(Beginning of Available data)

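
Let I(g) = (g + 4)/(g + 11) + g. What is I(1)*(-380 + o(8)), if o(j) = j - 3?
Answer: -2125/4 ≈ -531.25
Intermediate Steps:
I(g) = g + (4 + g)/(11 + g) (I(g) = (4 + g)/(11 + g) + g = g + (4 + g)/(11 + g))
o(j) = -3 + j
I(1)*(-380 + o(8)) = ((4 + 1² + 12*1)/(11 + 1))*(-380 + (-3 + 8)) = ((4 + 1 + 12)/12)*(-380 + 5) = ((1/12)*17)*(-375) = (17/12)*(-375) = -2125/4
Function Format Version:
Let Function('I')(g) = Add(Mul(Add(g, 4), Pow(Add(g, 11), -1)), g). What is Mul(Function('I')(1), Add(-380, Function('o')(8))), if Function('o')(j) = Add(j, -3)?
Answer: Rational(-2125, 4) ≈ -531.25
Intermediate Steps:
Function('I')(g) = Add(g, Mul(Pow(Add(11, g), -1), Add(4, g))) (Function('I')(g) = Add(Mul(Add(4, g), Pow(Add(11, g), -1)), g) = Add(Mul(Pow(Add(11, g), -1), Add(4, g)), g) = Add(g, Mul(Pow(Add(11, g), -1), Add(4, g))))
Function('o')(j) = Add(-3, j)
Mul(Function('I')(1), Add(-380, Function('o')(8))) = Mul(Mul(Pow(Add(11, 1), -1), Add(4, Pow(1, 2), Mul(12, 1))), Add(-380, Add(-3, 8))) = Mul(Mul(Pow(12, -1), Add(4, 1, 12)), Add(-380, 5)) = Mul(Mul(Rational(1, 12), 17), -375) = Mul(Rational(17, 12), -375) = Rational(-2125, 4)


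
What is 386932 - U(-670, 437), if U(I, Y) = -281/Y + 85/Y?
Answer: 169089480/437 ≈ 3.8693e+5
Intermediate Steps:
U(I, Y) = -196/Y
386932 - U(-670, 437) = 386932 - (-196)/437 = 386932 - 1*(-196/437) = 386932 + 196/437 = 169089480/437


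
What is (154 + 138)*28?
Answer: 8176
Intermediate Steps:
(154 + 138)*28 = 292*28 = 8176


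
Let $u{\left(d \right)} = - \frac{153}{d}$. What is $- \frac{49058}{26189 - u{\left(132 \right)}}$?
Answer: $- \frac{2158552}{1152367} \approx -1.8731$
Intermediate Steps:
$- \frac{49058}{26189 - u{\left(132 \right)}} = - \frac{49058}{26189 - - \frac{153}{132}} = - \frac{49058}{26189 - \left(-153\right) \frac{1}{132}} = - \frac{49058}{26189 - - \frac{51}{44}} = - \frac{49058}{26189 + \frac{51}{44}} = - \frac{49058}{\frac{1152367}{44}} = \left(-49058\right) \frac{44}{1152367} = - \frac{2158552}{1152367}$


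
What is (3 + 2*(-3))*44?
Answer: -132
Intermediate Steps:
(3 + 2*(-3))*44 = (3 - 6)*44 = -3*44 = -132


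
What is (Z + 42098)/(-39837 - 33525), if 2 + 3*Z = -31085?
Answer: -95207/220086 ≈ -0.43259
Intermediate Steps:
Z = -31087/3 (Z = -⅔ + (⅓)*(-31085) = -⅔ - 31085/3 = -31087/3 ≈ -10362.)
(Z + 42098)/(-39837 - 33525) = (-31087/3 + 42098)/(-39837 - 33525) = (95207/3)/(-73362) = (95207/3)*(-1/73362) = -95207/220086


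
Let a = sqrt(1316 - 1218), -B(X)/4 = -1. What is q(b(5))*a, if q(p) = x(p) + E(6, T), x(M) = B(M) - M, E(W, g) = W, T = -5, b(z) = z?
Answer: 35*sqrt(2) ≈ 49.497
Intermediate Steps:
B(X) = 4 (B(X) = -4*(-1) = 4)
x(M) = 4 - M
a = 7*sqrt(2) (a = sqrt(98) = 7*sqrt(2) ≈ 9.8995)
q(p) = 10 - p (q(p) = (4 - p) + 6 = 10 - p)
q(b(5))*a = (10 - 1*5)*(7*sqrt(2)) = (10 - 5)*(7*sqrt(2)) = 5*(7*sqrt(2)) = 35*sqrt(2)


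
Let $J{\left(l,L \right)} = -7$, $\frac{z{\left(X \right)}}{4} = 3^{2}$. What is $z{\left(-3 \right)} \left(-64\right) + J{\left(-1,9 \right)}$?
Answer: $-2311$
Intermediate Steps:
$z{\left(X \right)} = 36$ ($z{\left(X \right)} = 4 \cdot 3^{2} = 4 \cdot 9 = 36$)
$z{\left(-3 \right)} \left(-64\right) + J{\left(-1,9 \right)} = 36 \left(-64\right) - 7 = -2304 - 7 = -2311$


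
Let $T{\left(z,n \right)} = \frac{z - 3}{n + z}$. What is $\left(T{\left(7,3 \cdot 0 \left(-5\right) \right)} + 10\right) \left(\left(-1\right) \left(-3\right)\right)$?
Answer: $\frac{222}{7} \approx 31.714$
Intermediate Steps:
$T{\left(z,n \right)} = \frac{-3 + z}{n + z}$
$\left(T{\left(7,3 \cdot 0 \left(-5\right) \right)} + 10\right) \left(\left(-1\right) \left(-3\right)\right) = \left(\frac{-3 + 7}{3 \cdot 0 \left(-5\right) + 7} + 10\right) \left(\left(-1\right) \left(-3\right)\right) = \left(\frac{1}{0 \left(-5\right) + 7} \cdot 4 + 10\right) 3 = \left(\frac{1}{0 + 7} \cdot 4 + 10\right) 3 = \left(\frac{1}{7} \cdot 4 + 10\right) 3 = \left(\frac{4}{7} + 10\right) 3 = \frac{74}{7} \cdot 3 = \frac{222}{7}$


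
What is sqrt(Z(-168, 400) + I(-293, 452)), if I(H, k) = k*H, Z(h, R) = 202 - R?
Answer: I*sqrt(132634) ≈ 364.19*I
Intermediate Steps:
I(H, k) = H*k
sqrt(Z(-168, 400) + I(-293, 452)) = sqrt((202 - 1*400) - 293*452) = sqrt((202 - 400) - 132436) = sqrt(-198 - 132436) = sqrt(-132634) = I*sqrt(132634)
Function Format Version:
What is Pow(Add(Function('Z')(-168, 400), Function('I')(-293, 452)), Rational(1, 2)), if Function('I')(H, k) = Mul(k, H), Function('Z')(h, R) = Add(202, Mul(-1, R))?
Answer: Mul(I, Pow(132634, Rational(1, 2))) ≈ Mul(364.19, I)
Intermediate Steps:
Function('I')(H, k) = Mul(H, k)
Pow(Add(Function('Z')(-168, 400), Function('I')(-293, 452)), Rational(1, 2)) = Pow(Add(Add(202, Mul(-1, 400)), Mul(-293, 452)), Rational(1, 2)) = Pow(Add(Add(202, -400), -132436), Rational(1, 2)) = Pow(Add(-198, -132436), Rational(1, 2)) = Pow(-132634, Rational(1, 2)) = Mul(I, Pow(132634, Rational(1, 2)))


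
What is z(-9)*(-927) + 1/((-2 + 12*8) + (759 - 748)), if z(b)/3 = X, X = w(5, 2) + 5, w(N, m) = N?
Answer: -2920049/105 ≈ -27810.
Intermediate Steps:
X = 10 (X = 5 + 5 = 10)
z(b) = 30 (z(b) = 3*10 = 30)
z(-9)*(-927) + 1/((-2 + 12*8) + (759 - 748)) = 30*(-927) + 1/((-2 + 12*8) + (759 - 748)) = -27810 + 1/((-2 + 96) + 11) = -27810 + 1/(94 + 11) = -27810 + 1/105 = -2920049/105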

(End of Available data)

What is expected
Output the data exactly, in full.

Worked solution
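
Let I(g) = (g + 4)/(g + 11) + g. What is I(1)*(-380 + o(8)), if o(j) = j - 3?
Answer: -2125/4 ≈ -531.25
Intermediate Steps:
I(g) = g + (4 + g)/(11 + g) (I(g) = (4 + g)/(11 + g) + g = g + (4 + g)/(11 + g))
o(j) = -3 + j
I(1)*(-380 + o(8)) = ((4 + 1² + 12*1)/(11 + 1))*(-380 + (-3 + 8)) = ((4 + 1 + 12)/12)*(-380 + 5) = ((1/12)*17)*(-375) = (17/12)*(-375) = -2125/4
Function Format Version:
Let Function('I')(g) = Add(Mul(Add(g, 4), Pow(Add(g, 11), -1)), g). What is Mul(Function('I')(1), Add(-380, Function('o')(8))), if Function('o')(j) = Add(j, -3)?
Answer: Rational(-2125, 4) ≈ -531.25
Intermediate Steps:
Function('I')(g) = Add(g, Mul(Pow(Add(11, g), -1), Add(4, g))) (Function('I')(g) = Add(Mul(Add(4, g), Pow(Add(11, g), -1)), g) = Add(Mul(Pow(Add(11, g), -1), Add(4, g)), g) = Add(g, Mul(Pow(Add(11, g), -1), Add(4, g))))
Function('o')(j) = Add(-3, j)
Mul(Function('I')(1), Add(-380, Function('o')(8))) = Mul(Mul(Pow(Add(11, 1), -1), Add(4, Pow(1, 2), Mul(12, 1))), Add(-380, Add(-3, 8))) = Mul(Mul(Pow(12, -1), Add(4, 1, 12)), Add(-380, 5)) = Mul(Mul(Rational(1, 12), 17), -375) = Mul(Rational(17, 12), -375) = Rational(-2125, 4)


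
What is 386932 - U(-670, 437), if U(I, Y) = -281/Y + 85/Y?
Answer: 169089480/437 ≈ 3.8693e+5
Intermediate Steps:
U(I, Y) = -196/Y
386932 - U(-670, 437) = 386932 - (-196)/437 = 386932 - 1*(-196/437) = 386932 + 196/437 = 169089480/437


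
What is (154 + 138)*28?
Answer: 8176
Intermediate Steps:
(154 + 138)*28 = 292*28 = 8176


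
Let $u{\left(d \right)} = - \frac{153}{d}$. What is $- \frac{49058}{26189 - u{\left(132 \right)}}$?
Answer: $- \frac{2158552}{1152367} \approx -1.8731$
Intermediate Steps:
$- \frac{49058}{26189 - u{\left(132 \right)}} = - \frac{49058}{26189 - - \frac{153}{132}} = - \frac{49058}{26189 - \left(-153\right) \frac{1}{132}} = - \frac{49058}{26189 - - \frac{51}{44}} = - \frac{49058}{26189 + \frac{51}{44}} = - \frac{49058}{\frac{1152367}{44}} = \left(-49058\right) \frac{44}{1152367} = - \frac{2158552}{1152367}$


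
What is (3 + 2*(-3))*44?
Answer: -132
Intermediate Steps:
(3 + 2*(-3))*44 = (3 - 6)*44 = -3*44 = -132


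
What is (Z + 42098)/(-39837 - 33525), if 2 + 3*Z = -31085?
Answer: -95207/220086 ≈ -0.43259
Intermediate Steps:
Z = -31087/3 (Z = -⅔ + (⅓)*(-31085) = -⅔ - 31085/3 = -31087/3 ≈ -10362.)
(Z + 42098)/(-39837 - 33525) = (-31087/3 + 42098)/(-39837 - 33525) = (95207/3)/(-73362) = (95207/3)*(-1/73362) = -95207/220086


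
Let a = sqrt(1316 - 1218), -B(X)/4 = -1. What is q(b(5))*a, if q(p) = x(p) + E(6, T), x(M) = B(M) - M, E(W, g) = W, T = -5, b(z) = z?
Answer: 35*sqrt(2) ≈ 49.497
Intermediate Steps:
B(X) = 4 (B(X) = -4*(-1) = 4)
x(M) = 4 - M
a = 7*sqrt(2) (a = sqrt(98) = 7*sqrt(2) ≈ 9.8995)
q(p) = 10 - p (q(p) = (4 - p) + 6 = 10 - p)
q(b(5))*a = (10 - 1*5)*(7*sqrt(2)) = (10 - 5)*(7*sqrt(2)) = 5*(7*sqrt(2)) = 35*sqrt(2)


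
Let $J{\left(l,L \right)} = -7$, $\frac{z{\left(X \right)}}{4} = 3^{2}$. What is $z{\left(-3 \right)} \left(-64\right) + J{\left(-1,9 \right)}$?
Answer: $-2311$
Intermediate Steps:
$z{\left(X \right)} = 36$ ($z{\left(X \right)} = 4 \cdot 3^{2} = 4 \cdot 9 = 36$)
$z{\left(-3 \right)} \left(-64\right) + J{\left(-1,9 \right)} = 36 \left(-64\right) - 7 = -2304 - 7 = -2311$


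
Let $T{\left(z,n \right)} = \frac{z - 3}{n + z}$. What is $\left(T{\left(7,3 \cdot 0 \left(-5\right) \right)} + 10\right) \left(\left(-1\right) \left(-3\right)\right)$?
Answer: $\frac{222}{7} \approx 31.714$
Intermediate Steps:
$T{\left(z,n \right)} = \frac{-3 + z}{n + z}$
$\left(T{\left(7,3 \cdot 0 \left(-5\right) \right)} + 10\right) \left(\left(-1\right) \left(-3\right)\right) = \left(\frac{-3 + 7}{3 \cdot 0 \left(-5\right) + 7} + 10\right) \left(\left(-1\right) \left(-3\right)\right) = \left(\frac{1}{0 \left(-5\right) + 7} \cdot 4 + 10\right) 3 = \left(\frac{1}{0 + 7} \cdot 4 + 10\right) 3 = \left(\frac{1}{7} \cdot 4 + 10\right) 3 = \left(\frac{4}{7} + 10\right) 3 = \frac{74}{7} \cdot 3 = \frac{222}{7}$


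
What is sqrt(Z(-168, 400) + I(-293, 452)), if I(H, k) = k*H, Z(h, R) = 202 - R?
Answer: I*sqrt(132634) ≈ 364.19*I
Intermediate Steps:
I(H, k) = H*k
sqrt(Z(-168, 400) + I(-293, 452)) = sqrt((202 - 1*400) - 293*452) = sqrt((202 - 400) - 132436) = sqrt(-198 - 132436) = sqrt(-132634) = I*sqrt(132634)
Function Format Version:
What is Pow(Add(Function('Z')(-168, 400), Function('I')(-293, 452)), Rational(1, 2)), if Function('I')(H, k) = Mul(k, H), Function('Z')(h, R) = Add(202, Mul(-1, R))?
Answer: Mul(I, Pow(132634, Rational(1, 2))) ≈ Mul(364.19, I)
Intermediate Steps:
Function('I')(H, k) = Mul(H, k)
Pow(Add(Function('Z')(-168, 400), Function('I')(-293, 452)), Rational(1, 2)) = Pow(Add(Add(202, Mul(-1, 400)), Mul(-293, 452)), Rational(1, 2)) = Pow(Add(Add(202, -400), -132436), Rational(1, 2)) = Pow(Add(-198, -132436), Rational(1, 2)) = Pow(-132634, Rational(1, 2)) = Mul(I, Pow(132634, Rational(1, 2)))


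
What is z(-9)*(-927) + 1/((-2 + 12*8) + (759 - 748)), if z(b)/3 = X, X = w(5, 2) + 5, w(N, m) = N?
Answer: -2920049/105 ≈ -27810.
Intermediate Steps:
X = 10 (X = 5 + 5 = 10)
z(b) = 30 (z(b) = 3*10 = 30)
z(-9)*(-927) + 1/((-2 + 12*8) + (759 - 748)) = 30*(-927) + 1/((-2 + 12*8) + (759 - 748)) = -27810 + 1/((-2 + 96) + 11) = -27810 + 1/(94 + 11) = -27810 + 1/105 = -2920049/105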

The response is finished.